[Saved data entries]
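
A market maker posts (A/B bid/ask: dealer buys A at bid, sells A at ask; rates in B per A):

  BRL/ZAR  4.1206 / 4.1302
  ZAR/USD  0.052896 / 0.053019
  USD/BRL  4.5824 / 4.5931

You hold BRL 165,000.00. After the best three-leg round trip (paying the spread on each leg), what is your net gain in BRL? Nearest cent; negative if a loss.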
--
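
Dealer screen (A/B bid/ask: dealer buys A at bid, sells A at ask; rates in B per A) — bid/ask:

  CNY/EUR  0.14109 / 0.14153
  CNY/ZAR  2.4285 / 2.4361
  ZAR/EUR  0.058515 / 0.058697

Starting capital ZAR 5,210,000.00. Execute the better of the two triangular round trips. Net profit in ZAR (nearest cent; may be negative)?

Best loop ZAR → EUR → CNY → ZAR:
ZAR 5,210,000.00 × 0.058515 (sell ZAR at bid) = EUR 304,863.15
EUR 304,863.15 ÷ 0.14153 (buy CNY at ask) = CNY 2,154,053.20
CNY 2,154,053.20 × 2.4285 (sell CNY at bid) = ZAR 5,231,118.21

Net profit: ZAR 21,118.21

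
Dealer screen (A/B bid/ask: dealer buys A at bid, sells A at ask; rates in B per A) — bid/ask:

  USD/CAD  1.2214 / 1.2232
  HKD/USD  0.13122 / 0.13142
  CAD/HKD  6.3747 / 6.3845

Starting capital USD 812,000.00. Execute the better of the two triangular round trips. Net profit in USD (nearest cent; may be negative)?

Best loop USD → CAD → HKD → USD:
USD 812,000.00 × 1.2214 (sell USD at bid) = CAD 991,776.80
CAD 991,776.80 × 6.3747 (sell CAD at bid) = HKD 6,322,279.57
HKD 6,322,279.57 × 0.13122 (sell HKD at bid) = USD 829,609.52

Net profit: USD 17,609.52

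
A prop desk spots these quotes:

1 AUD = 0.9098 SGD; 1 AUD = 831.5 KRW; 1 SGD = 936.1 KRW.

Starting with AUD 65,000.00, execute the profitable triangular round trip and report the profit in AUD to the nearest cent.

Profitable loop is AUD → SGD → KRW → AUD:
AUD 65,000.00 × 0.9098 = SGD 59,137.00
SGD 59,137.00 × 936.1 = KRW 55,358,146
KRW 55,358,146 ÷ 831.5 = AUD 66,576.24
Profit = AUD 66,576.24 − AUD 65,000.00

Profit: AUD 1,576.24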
==
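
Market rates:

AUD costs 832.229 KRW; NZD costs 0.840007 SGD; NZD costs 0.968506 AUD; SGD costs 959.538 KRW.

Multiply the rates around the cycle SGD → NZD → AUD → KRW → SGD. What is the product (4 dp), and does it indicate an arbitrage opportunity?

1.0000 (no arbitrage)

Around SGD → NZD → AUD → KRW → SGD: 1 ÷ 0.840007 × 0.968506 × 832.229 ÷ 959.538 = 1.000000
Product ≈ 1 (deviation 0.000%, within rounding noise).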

EXERCISE: The answer is the lines above between the line holding "A market maker" and the line holding "You hold BRL", inclusive, each written out exactly, and no others.

ANSWER BOX:
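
A market maker posts (A/B bid/ask: dealer buys A at bid, sells A at ask; rates in B per A):

  BRL/ZAR  4.1206 / 4.1302
  ZAR/USD  0.052896 / 0.053019
  USD/BRL  4.5824 / 4.5931

You hold BRL 165,000.00. After the best three-leg round trip (paying the spread on each leg), what is your net gain in BRL? Nearest cent; negative if a loss.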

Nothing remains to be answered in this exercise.